> **Instructions for the task**:
Transcribe the following entries word for word. End with the line where "Answer: 1081088144425/22543088 ≈ 47957." appears.

─── Records supplied ───

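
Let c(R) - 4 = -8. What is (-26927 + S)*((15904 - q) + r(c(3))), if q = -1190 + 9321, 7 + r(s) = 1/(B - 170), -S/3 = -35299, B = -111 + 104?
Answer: 108550661570/177 ≈ 6.1328e+8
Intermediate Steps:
c(R) = -4 (c(R) = 4 - 8 = -4)
B = -7
S = 105897 (S = -3*(-35299) = 105897)
r(s) = -1240/177 (r(s) = -7 + 1/(-7 - 170) = -7 + 1/(-177) = -7 - 1/177 = -1240/177)
q = 8131
(-26927 + S)*((15904 - q) + r(c(3))) = (-26927 + 105897)*((15904 - 1*8131) - 1240/177) = 78970*((15904 - 8131) - 1240/177) = 78970*(7773 - 1240/177) = 78970*(1374581/177) = 108550661570/177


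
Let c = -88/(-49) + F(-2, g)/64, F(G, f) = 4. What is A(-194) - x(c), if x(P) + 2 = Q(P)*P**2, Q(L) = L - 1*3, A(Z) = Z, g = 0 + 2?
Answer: -90622988513/481890304 ≈ -188.06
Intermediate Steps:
g = 2
Q(L) = -3 + L (Q(L) = L - 3 = -3 + L)
c = 1457/784 (c = -88/(-49) + 4/64 = -88*(-1/49) + 4*(1/64) = 88/49 + 1/16 = 1457/784 ≈ 1.8584)
x(P) = -2 + P**2*(-3 + P) (x(P) = -2 + (-3 + P)*P**2 = -2 + P**2*(-3 + P))
A(-194) - x(c) = -194 - (-2 + (1457/784)**2*(-3 + 1457/784)) = -194 - (-2 + (2122849/614656)*(-895/784)) = -194 - (-2 - 1899949855/481890304) = -194 - 1*(-2863730463/481890304) = -194 + 2863730463/481890304 = -90622988513/481890304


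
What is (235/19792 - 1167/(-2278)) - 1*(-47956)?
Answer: 1081088144425/22543088 ≈ 47957.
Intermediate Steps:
(235/19792 - 1167/(-2278)) - 1*(-47956) = (235*(1/19792) - 1167*(-1/2278)) + 47956 = (235/19792 + 1167/2278) + 47956 = 11816297/22543088 + 47956 = 1081088144425/22543088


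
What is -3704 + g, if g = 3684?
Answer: -20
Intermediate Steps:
-3704 + g = -3704 + 3684 = -20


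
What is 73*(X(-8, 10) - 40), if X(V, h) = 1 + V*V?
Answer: 1825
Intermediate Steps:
X(V, h) = 1 + V²
73*(X(-8, 10) - 40) = 73*((1 + (-8)²) - 40) = 73*((1 + 64) - 40) = 73*(65 - 40) = 73*25 = 1825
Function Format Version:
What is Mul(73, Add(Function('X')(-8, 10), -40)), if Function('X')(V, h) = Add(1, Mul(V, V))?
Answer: 1825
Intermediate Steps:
Function('X')(V, h) = Add(1, Pow(V, 2))
Mul(73, Add(Function('X')(-8, 10), -40)) = Mul(73, Add(Add(1, Pow(-8, 2)), -40)) = Mul(73, Add(Add(1, 64), -40)) = Mul(73, Add(65, -40)) = Mul(73, 25) = 1825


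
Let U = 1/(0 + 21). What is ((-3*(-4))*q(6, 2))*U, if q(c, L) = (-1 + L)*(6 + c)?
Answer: 48/7 ≈ 6.8571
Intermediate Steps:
U = 1/21 ≈ 0.047619
((-3*(-4))*q(6, 2))*U = ((-3*(-4))*(-6 - 1*6 + 6*2 + 2*6))*(1/21) = (12*(-6 - 6 + 12 + 12))*(1/21) = (12*12)*(1/21) = 144*(1/21) = 48/7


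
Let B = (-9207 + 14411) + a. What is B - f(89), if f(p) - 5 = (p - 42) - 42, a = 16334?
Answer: 21528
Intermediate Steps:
B = 21538 (B = (-9207 + 14411) + 16334 = 5204 + 16334 = 21538)
f(p) = -79 + p (f(p) = 5 + ((p - 42) - 42) = 5 + ((-42 + p) - 42) = 5 + (-84 + p) = -79 + p)
B - f(89) = 21538 - (-79 + 89) = 21538 - 1*10 = 21538 - 10 = 21528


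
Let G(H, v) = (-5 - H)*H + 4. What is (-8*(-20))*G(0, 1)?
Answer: 640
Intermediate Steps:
G(H, v) = 4 + H*(-5 - H) (G(H, v) = H*(-5 - H) + 4 = 4 + H*(-5 - H))
(-8*(-20))*G(0, 1) = (-8*(-20))*(4 - 1*0² - 5*0) = 160*(4 - 1*0 + 0) = 160*(4 + 0 + 0) = 160*4 = 640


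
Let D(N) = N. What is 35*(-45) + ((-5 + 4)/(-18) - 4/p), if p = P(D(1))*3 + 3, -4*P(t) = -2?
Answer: -9455/6 ≈ -1575.8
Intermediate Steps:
P(t) = 1/2 (P(t) = -1/4*(-2) = 1/2)
p = 9/2 (p = (1/2)*3 + 3 = 3/2 + 3 = 9/2 ≈ 4.5000)
35*(-45) + ((-5 + 4)/(-18) - 4/p) = 35*(-45) + ((-5 + 4)/(-18) - 4/9/2) = -1575 + (-1*(-1/18) - 4*2/9) = -1575 + (1/18 - 8/9) = -1575 - 5/6 = -9455/6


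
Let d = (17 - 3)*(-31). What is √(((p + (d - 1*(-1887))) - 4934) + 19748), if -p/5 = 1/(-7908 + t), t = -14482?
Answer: √326193761706/4478 ≈ 127.54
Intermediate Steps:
p = 1/4478 (p = -5/(-7908 - 14482) = -5/(-22390) = -5*(-1/22390) = 1/4478 ≈ 0.00022331)
d = -434 (d = 14*(-31) = -434)
√(((p + (d - 1*(-1887))) - 4934) + 19748) = √(((1/4478 + (-434 - 1*(-1887))) - 4934) + 19748) = √(((1/4478 + (-434 + 1887)) - 4934) + 19748) = √(((1/4478 + 1453) - 4934) + 19748) = √((6506535/4478 - 4934) + 19748) = √(-15587917/4478 + 19748) = √(72843627/4478) = √326193761706/4478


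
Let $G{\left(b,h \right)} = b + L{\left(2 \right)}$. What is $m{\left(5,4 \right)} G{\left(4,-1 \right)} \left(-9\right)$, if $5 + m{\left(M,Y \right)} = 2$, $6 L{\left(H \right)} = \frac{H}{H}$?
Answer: $\frac{225}{2} \approx 112.5$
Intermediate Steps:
$L{\left(H \right)} = \frac{1}{6}$ ($L{\left(H \right)} = \frac{H \frac{1}{H}}{6} = \frac{1}{6} \cdot 1 = \frac{1}{6}$)
$G{\left(b,h \right)} = \frac{1}{6} + b$ ($G{\left(b,h \right)} = b + \frac{1}{6} = \frac{1}{6} + b$)
$m{\left(M,Y \right)} = -3$ ($m{\left(M,Y \right)} = -5 + 2 = -3$)
$m{\left(5,4 \right)} G{\left(4,-1 \right)} \left(-9\right) = - 3 \left(\frac{1}{6} + 4\right) \left(-9\right) = \left(-3\right) \frac{25}{6} \left(-9\right) = \left(- \frac{25}{2}\right) \left(-9\right) = \frac{225}{2}$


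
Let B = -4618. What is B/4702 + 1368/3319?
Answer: -4447403/7802969 ≈ -0.56996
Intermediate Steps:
B/4702 + 1368/3319 = -4618/4702 + 1368/3319 = -4618*1/4702 + 1368*(1/3319) = -2309/2351 + 1368/3319 = -4447403/7802969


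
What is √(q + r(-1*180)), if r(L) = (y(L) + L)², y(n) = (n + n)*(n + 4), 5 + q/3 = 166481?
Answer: 6*√110894773 ≈ 63184.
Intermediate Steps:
q = 499428 (q = -15 + 3*166481 = -15 + 499443 = 499428)
y(n) = 2*n*(4 + n) (y(n) = (2*n)*(4 + n) = 2*n*(4 + n))
r(L) = (L + 2*L*(4 + L))² (r(L) = (2*L*(4 + L) + L)² = (L + 2*L*(4 + L))²)
√(q + r(-1*180)) = √(499428 + (-1*180)²*(9 + 2*(-1*180))²) = √(499428 + (-180)²*(9 + 2*(-180))²) = √(499428 + 32400*(9 - 360)²) = √(499428 + 32400*(-351)²) = √(499428 + 32400*123201) = √(499428 + 3991712400) = √3992211828 = 6*√110894773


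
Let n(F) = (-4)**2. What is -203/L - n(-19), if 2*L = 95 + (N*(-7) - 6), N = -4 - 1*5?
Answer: -1419/76 ≈ -18.671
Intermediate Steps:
N = -9 (N = -4 - 5 = -9)
n(F) = 16
L = 76 (L = (95 + (-9*(-7) - 6))/2 = (95 + (63 - 6))/2 = (95 + 57)/2 = (1/2)*152 = 76)
-203/L - n(-19) = -203/76 - 1*16 = -203*1/76 - 16 = -203/76 - 16 = -1419/76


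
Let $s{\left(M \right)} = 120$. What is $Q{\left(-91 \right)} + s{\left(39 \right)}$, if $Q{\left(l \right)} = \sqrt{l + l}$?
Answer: $120 + i \sqrt{182} \approx 120.0 + 13.491 i$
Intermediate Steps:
$Q{\left(l \right)} = \sqrt{2} \sqrt{l}$ ($Q{\left(l \right)} = \sqrt{2 l} = \sqrt{2} \sqrt{l}$)
$Q{\left(-91 \right)} + s{\left(39 \right)} = \sqrt{2} \sqrt{-91} + 120 = \sqrt{2} i \sqrt{91} + 120 = i \sqrt{182} + 120 = 120 + i \sqrt{182}$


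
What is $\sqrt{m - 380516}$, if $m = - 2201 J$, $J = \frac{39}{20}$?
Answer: $\frac{19 i \sqrt{106595}}{10} \approx 620.33 i$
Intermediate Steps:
$J = \frac{39}{20}$ ($J = 39 \cdot \frac{1}{20} = \frac{39}{20} \approx 1.95$)
$m = - \frac{85839}{20}$ ($m = \left(-2201\right) \frac{39}{20} = - \frac{85839}{20} \approx -4292.0$)
$\sqrt{m - 380516} = \sqrt{- \frac{85839}{20} - 380516} = \sqrt{- \frac{7696159}{20}} = \frac{19 i \sqrt{106595}}{10}$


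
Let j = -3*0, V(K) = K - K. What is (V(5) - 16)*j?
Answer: 0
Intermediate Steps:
V(K) = 0
j = 0
(V(5) - 16)*j = (0 - 16)*0 = -16*0 = 0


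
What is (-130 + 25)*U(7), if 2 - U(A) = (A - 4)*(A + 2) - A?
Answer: 1890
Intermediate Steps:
U(A) = 2 + A - (-4 + A)*(2 + A) (U(A) = 2 - ((A - 4)*(A + 2) - A) = 2 - ((-4 + A)*(2 + A) - A) = 2 - (-A + (-4 + A)*(2 + A)) = 2 + (A - (-4 + A)*(2 + A)) = 2 + A - (-4 + A)*(2 + A))
(-130 + 25)*U(7) = (-130 + 25)*(10 - 1*7**2 + 3*7) = -105*(10 - 1*49 + 21) = -105*(10 - 49 + 21) = -105*(-18) = 1890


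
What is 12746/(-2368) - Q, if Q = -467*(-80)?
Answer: -44240613/1184 ≈ -37365.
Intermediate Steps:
Q = 37360
12746/(-2368) - Q = 12746/(-2368) - 1*37360 = 12746*(-1/2368) - 37360 = -6373/1184 - 37360 = -44240613/1184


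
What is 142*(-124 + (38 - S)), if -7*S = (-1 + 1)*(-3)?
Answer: -12212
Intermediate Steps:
S = 0 (S = -(-1 + 1)*(-3)/7 = -0*(-3) = -1/7*0 = 0)
142*(-124 + (38 - S)) = 142*(-124 + (38 - 1*0)) = 142*(-124 + (38 + 0)) = 142*(-124 + 38) = 142*(-86) = -12212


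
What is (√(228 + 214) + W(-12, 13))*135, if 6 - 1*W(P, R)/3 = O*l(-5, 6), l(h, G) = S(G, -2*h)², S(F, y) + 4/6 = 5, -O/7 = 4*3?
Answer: 641250 + 135*√442 ≈ 6.4409e+5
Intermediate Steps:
O = -84 (O = -28*3 = -7*12 = -84)
S(F, y) = 13/3 (S(F, y) = -⅔ + 5 = 13/3)
l(h, G) = 169/9 (l(h, G) = (13/3)² = 169/9)
W(P, R) = 4750 (W(P, R) = 18 - (-252)*169/9 = 18 - 3*(-4732/3) = 18 + 4732 = 4750)
(√(228 + 214) + W(-12, 13))*135 = (√(228 + 214) + 4750)*135 = (√442 + 4750)*135 = (4750 + √442)*135 = 641250 + 135*√442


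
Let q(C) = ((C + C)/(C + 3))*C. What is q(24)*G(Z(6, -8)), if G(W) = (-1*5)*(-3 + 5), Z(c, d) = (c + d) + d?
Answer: -1280/3 ≈ -426.67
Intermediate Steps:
Z(c, d) = c + 2*d
q(C) = 2*C²/(3 + C) (q(C) = ((2*C)/(3 + C))*C = (2*C/(3 + C))*C = 2*C²/(3 + C))
G(W) = -10 (G(W) = -5*2 = -10)
q(24)*G(Z(6, -8)) = (2*24²/(3 + 24))*(-10) = (2*576/27)*(-10) = (2*576*(1/27))*(-10) = (128/3)*(-10) = -1280/3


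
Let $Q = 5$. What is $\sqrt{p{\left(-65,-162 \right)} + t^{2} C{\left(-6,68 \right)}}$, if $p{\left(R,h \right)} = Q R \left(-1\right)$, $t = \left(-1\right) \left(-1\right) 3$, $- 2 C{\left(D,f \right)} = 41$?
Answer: $\frac{\sqrt{562}}{2} \approx 11.853$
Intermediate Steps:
$C{\left(D,f \right)} = - \frac{41}{2}$ ($C{\left(D,f \right)} = \left(- \frac{1}{2}\right) 41 = - \frac{41}{2}$)
$t = 3$ ($t = 1 \cdot 3 = 3$)
$p{\left(R,h \right)} = - 5 R$ ($p{\left(R,h \right)} = 5 R \left(-1\right) = - 5 R$)
$\sqrt{p{\left(-65,-162 \right)} + t^{2} C{\left(-6,68 \right)}} = \sqrt{\left(-5\right) \left(-65\right) + 3^{2} \left(- \frac{41}{2}\right)} = \sqrt{325 + 9 \left(- \frac{41}{2}\right)} = \sqrt{325 - \frac{369}{2}} = \sqrt{\frac{281}{2}} = \frac{\sqrt{562}}{2}$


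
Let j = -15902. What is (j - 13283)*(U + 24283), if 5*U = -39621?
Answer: -477431578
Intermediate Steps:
U = -39621/5 (U = (⅕)*(-39621) = -39621/5 ≈ -7924.2)
(j - 13283)*(U + 24283) = (-15902 - 13283)*(-39621/5 + 24283) = -29185*81794/5 = -477431578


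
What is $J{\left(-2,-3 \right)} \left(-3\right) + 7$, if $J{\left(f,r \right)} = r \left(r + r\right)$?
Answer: $-47$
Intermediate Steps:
$J{\left(f,r \right)} = 2 r^{2}$ ($J{\left(f,r \right)} = r 2 r = 2 r^{2}$)
$J{\left(-2,-3 \right)} \left(-3\right) + 7 = 2 \left(-3\right)^{2} \left(-3\right) + 7 = 2 \cdot 9 \left(-3\right) + 7 = 18 \left(-3\right) + 7 = -54 + 7 = -47$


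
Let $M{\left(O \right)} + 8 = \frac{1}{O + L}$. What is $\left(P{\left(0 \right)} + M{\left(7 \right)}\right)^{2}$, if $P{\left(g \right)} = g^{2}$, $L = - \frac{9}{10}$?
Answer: $\frac{228484}{3721} \approx 61.404$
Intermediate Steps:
$L = - \frac{9}{10}$ ($L = \left(-9\right) \frac{1}{10} = - \frac{9}{10} \approx -0.9$)
$M{\left(O \right)} = -8 + \frac{1}{- \frac{9}{10} + O}$ ($M{\left(O \right)} = -8 + \frac{1}{O - \frac{9}{10}} = -8 + \frac{1}{- \frac{9}{10} + O}$)
$\left(P{\left(0 \right)} + M{\left(7 \right)}\right)^{2} = \left(0^{2} + \frac{2 \left(41 - 280\right)}{-9 + 10 \cdot 7}\right)^{2} = \left(0 + \frac{2 \left(41 - 280\right)}{-9 + 70}\right)^{2} = \left(0 + 2 \cdot \frac{1}{61} \left(-239\right)\right)^{2} = \left(0 - \frac{478}{61}\right)^{2} = \left(- \frac{478}{61}\right)^{2} = \frac{228484}{3721}$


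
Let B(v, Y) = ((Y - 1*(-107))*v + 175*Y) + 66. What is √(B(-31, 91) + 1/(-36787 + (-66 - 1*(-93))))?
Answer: 9*√41093627210/18380 ≈ 99.262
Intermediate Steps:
B(v, Y) = 66 + 175*Y + v*(107 + Y) (B(v, Y) = ((Y + 107)*v + 175*Y) + 66 = ((107 + Y)*v + 175*Y) + 66 = (v*(107 + Y) + 175*Y) + 66 = (175*Y + v*(107 + Y)) + 66 = 66 + 175*Y + v*(107 + Y))
√(B(-31, 91) + 1/(-36787 + (-66 - 1*(-93)))) = √((66 + 107*(-31) + 175*91 + 91*(-31)) + 1/(-36787 + (-66 - 1*(-93)))) = √((66 - 3317 + 15925 - 2821) + 1/(-36787 + (-66 + 93))) = √(9853 + 1/(-36787 + 27)) = √(9853 + 1/(-36760)) = √(9853 - 1/36760) = √(362196279/36760) = 9*√41093627210/18380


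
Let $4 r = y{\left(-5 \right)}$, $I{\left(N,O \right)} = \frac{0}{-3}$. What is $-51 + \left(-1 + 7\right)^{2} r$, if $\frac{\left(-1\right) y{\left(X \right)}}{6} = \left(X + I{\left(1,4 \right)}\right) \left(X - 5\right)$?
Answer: $-2751$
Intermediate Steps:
$I{\left(N,O \right)} = 0$ ($I{\left(N,O \right)} = 0 \left(- \frac{1}{3}\right) = 0$)
$y{\left(X \right)} = - 6 X \left(-5 + X\right)$ ($y{\left(X \right)} = - 6 \left(X + 0\right) \left(X - 5\right) = - 6 X \left(-5 + X\right)$)
$r = -75$ ($r = \frac{6 \left(-5\right) \left(5 - -5\right)}{4} = \frac{6 \left(-5\right) \left(5 + 5\right)}{4} = \frac{6 \left(-5\right) 10}{4} = \frac{1}{4} \left(-300\right) = -75$)
$-51 + \left(-1 + 7\right)^{2} r = -51 + \left(-1 + 7\right)^{2} \left(-75\right) = -51 + 6^{2} \left(-75\right) = -51 + 36 \left(-75\right) = -51 - 2700 = -2751$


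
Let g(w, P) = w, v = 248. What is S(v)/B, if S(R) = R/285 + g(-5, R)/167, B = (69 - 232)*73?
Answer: -39991/566332905 ≈ -7.0614e-5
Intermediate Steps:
B = -11899 (B = -163*73 = -11899)
S(R) = -5/167 + R/285 (S(R) = R/285 - 5/167 = -5/167 + R/285)
S(v)/B = (-5/167 + (1/285)*248)/(-11899) = (-5/167 + 248/285)*(-1/11899) = (39991/47595)*(-1/11899) = -39991/566332905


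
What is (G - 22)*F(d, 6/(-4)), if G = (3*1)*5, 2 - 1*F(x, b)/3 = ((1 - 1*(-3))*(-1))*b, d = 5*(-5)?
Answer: 84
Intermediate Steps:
d = -25
F(x, b) = 6 + 12*b (F(x, b) = 6 - 3*(1 - 1*(-3))*(-1)*b = 6 - 3*(1 + 3)*(-1)*b = 6 - 3*4*(-1)*b = 6 - (-12)*b = 6 + 12*b)
G = 15 (G = 3*5 = 15)
(G - 22)*F(d, 6/(-4)) = (15 - 22)*(6 + 12*(6/(-4))) = -7*(6 + 12*(6*(-¼))) = -7*(6 + 12*(-3/2)) = -7*(6 - 18) = -7*(-12) = 84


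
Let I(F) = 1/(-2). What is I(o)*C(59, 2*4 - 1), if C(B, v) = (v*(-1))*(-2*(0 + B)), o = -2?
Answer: -413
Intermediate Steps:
C(B, v) = 2*B*v (C(B, v) = (-v)*(-2*B) = 2*B*v)
I(F) = -1/2
I(o)*C(59, 2*4 - 1) = -59*(2*4 - 1) = -59*(8 - 1) = -59*7 = -1/2*826 = -413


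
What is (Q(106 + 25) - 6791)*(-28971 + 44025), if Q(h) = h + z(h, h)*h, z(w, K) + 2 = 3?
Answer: -98287566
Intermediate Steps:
z(w, K) = 1 (z(w, K) = -2 + 3 = 1)
Q(h) = 2*h (Q(h) = h + 1*h = h + h = 2*h)
(Q(106 + 25) - 6791)*(-28971 + 44025) = (2*(106 + 25) - 6791)*(-28971 + 44025) = (2*131 - 6791)*15054 = (262 - 6791)*15054 = -6529*15054 = -98287566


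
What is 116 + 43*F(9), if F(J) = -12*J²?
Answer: -41680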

───

> **Exercise solution**:
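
Let c(R) - 4 = -8. What is (-26927 + S)*((15904 - q) + r(c(3))), if q = -1190 + 9321, 7 + r(s) = 1/(B - 170), -S/3 = -35299, B = -111 + 104?
Answer: 108550661570/177 ≈ 6.1328e+8
Intermediate Steps:
c(R) = -4 (c(R) = 4 - 8 = -4)
B = -7
S = 105897 (S = -3*(-35299) = 105897)
r(s) = -1240/177 (r(s) = -7 + 1/(-7 - 170) = -7 + 1/(-177) = -7 - 1/177 = -1240/177)
q = 8131
(-26927 + S)*((15904 - q) + r(c(3))) = (-26927 + 105897)*((15904 - 1*8131) - 1240/177) = 78970*((15904 - 8131) - 1240/177) = 78970*(7773 - 1240/177) = 78970*(1374581/177) = 108550661570/177


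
Let c = -88/(-49) + F(-2, g)/64, F(G, f) = 4. What is A(-194) - x(c), if x(P) + 2 = Q(P)*P**2, Q(L) = L - 1*3, A(Z) = Z, g = 0 + 2?
Answer: -90622988513/481890304 ≈ -188.06
Intermediate Steps:
g = 2
Q(L) = -3 + L (Q(L) = L - 3 = -3 + L)
c = 1457/784 (c = -88/(-49) + 4/64 = -88*(-1/49) + 4*(1/64) = 88/49 + 1/16 = 1457/784 ≈ 1.8584)
x(P) = -2 + P**2*(-3 + P) (x(P) = -2 + (-3 + P)*P**2 = -2 + P**2*(-3 + P))
A(-194) - x(c) = -194 - (-2 + (1457/784)**2*(-3 + 1457/784)) = -194 - (-2 + (2122849/614656)*(-895/784)) = -194 - (-2 - 1899949855/481890304) = -194 - 1*(-2863730463/481890304) = -194 + 2863730463/481890304 = -90622988513/481890304


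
What is (235/19792 - 1167/(-2278)) - 1*(-47956)?
Answer: 1081088144425/22543088 ≈ 47957.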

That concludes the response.